▼▼▼

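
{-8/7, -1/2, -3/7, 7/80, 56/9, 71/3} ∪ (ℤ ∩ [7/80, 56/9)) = {-8/7, -1/2, -3/7, 7/80, 56/9, 71/3} ∪ {1, 2, …, 6}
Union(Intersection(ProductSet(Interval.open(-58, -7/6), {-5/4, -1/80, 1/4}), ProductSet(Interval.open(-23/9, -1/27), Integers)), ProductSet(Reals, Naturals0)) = ProductSet(Reals, Naturals0)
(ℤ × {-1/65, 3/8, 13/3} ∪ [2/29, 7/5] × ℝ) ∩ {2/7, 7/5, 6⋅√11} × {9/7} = {2/7, 7/5} × {9/7}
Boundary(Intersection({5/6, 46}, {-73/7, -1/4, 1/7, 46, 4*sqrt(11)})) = {46}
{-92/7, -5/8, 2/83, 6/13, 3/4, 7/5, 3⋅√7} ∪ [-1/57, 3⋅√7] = {-92/7, -5/8} ∪ [-1/57, 3⋅√7]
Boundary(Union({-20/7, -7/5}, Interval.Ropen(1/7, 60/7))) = {-20/7, -7/5, 1/7, 60/7}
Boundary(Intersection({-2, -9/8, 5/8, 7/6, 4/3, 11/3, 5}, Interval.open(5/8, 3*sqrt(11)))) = {7/6, 4/3, 11/3, 5}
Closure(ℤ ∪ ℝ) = ℝ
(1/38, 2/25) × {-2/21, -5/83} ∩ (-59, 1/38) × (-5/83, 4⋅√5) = ∅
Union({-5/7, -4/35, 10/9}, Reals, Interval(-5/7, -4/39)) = Interval(-oo, oo)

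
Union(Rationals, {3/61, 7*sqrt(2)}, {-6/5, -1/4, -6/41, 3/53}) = Union({7*sqrt(2)}, Rationals)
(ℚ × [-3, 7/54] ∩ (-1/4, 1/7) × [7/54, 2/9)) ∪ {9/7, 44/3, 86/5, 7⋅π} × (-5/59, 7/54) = ((ℚ ∩ (-1/4, 1/7)) × {7/54}) ∪ ({9/7, 44/3, 86/5, 7⋅π} × (-5/59, 7/54))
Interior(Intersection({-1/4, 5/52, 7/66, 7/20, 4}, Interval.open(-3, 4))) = EmptySet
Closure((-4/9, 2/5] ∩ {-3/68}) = {-3/68}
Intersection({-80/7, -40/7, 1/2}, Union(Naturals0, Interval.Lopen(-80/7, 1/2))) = {-40/7, 1/2}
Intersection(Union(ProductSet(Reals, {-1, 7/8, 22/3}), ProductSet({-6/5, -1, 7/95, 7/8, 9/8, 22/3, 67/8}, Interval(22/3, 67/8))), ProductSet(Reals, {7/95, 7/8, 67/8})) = Union(ProductSet({-6/5, -1, 7/95, 7/8, 9/8, 22/3, 67/8}, {67/8}), ProductSet(Reals, {7/8}))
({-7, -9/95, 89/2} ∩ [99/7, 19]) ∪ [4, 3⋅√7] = [4, 3⋅√7]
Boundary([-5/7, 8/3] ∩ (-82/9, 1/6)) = {-5/7, 1/6}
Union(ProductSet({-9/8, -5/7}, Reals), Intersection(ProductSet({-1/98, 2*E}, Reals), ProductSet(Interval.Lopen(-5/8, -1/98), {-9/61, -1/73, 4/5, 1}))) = Union(ProductSet({-1/98}, {-9/61, -1/73, 4/5, 1}), ProductSet({-9/8, -5/7}, Reals))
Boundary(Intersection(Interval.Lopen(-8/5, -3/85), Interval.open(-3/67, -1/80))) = {-3/67, -3/85}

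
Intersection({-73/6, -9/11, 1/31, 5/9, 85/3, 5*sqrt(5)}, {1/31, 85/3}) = {1/31, 85/3}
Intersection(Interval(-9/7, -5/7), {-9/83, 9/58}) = EmptySet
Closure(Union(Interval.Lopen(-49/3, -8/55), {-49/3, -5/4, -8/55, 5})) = Union({5}, Interval(-49/3, -8/55))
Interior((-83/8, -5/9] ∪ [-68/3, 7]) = (-68/3, 7)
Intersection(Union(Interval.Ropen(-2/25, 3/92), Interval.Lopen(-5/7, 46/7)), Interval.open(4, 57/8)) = Interval.Lopen(4, 46/7)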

▲▲▲

Exercise brief: Reproduce each line from the data that has "Closure" in it.

Exercise answer:
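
Closure(ℤ ∪ ℝ) = ℝ
Closure((-4/9, 2/5] ∩ {-3/68}) = {-3/68}
Closure(Union(Interval.Lopen(-49/3, -8/55), {-49/3, -5/4, -8/55, 5})) = Union({5}, Interval(-49/3, -8/55))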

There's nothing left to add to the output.